:: Your instructions ::
Should a line below contain the word "sites", report it.

:: Records ::
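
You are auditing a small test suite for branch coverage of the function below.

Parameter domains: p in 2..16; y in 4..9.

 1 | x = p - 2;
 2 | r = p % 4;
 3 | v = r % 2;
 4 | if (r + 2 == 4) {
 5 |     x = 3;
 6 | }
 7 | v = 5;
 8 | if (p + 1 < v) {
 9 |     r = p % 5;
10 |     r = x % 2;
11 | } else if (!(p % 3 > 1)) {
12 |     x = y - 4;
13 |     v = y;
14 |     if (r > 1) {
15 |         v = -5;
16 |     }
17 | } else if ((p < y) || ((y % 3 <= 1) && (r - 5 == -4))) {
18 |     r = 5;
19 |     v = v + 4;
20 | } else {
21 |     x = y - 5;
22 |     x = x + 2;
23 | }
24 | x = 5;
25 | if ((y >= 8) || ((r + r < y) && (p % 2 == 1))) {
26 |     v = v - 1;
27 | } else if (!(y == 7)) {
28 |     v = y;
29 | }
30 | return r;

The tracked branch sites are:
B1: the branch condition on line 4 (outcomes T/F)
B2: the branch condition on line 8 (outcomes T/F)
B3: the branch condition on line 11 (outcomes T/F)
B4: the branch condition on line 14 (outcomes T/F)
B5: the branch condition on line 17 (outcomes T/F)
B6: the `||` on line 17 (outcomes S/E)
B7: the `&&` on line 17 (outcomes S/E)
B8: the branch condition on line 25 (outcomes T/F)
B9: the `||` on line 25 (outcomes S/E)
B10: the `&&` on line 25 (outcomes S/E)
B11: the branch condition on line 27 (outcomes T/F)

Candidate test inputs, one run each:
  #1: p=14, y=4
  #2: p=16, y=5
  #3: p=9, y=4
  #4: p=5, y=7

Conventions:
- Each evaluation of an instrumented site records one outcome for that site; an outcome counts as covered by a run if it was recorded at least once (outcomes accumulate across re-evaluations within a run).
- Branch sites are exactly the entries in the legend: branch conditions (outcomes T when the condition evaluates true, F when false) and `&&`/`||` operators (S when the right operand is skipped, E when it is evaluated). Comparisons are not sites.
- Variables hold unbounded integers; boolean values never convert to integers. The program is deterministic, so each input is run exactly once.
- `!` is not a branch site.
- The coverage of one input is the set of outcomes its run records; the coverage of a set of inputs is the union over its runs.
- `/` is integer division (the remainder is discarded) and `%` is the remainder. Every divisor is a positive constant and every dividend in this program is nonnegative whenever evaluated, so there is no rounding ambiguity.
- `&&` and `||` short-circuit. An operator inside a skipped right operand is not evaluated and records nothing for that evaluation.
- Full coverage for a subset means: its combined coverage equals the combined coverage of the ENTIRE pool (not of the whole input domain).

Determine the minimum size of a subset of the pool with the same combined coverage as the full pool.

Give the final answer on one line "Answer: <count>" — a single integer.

run #1 (p=14, y=4) runs B1->T, B2->F, B3->F, B6->E, B7->E, B5->F, B9->E, B10->S, B8->F, B11->T; records B1=T, B2=F, B3=F, B5=F, B6=E, B7=E, B8=F, B9=E, B10=S, B11=T
run #2 (p=16, y=5) runs B1->F, B2->F, B3->T, B4->F, B9->E, B10->E, B8->F, B11->T; records B1=F, B2=F, B3=T, B4=F, B8=F, B9=E, B10=E, B11=T
run #3 (p=9, y=4) runs B1->F, B2->F, B3->T, B4->F, B9->E, B10->E, B8->T; records B1=F, B2=F, B3=T, B4=F, B8=T, B9=E, B10=E
run #4 (p=5, y=7) runs B1->F, B2->F, B3->F, B6->S, B5->T, B9->E, B10->S, B8->F, B11->F; records B1=F, B2=F, B3=F, B5=T, B6=S, B8=F, B9=E, B10=S, B11=F
union over all inputs: B1=T, B1=F, B2=F, B3=T, B3=F, B4=F, B5=T, B5=F, B6=S, B6=E, B7=E, B8=T, B8=F, B9=E, B10=S, B10=E, B11=T, B11=F (18 outcomes)
no size-1 subset reaches all 18 outcomes (best union: 10/18)
no size-2 subset reaches all 18 outcomes (best union: 15/18)
size 3: inputs {1, 3, 4} cover all 18 outcomes, and no lexicographically smaller subset of this size does

Answer: 3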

:: Response area ::
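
The tracked branch sites are:
- Branch sites are exactly the entries in the legend: branch conditions (outcomes T when the condition evaluates true, F when false) and `&&`/`||` operators (S when the right operand is skipped, E when it is evaluated). Comparisons are not sites.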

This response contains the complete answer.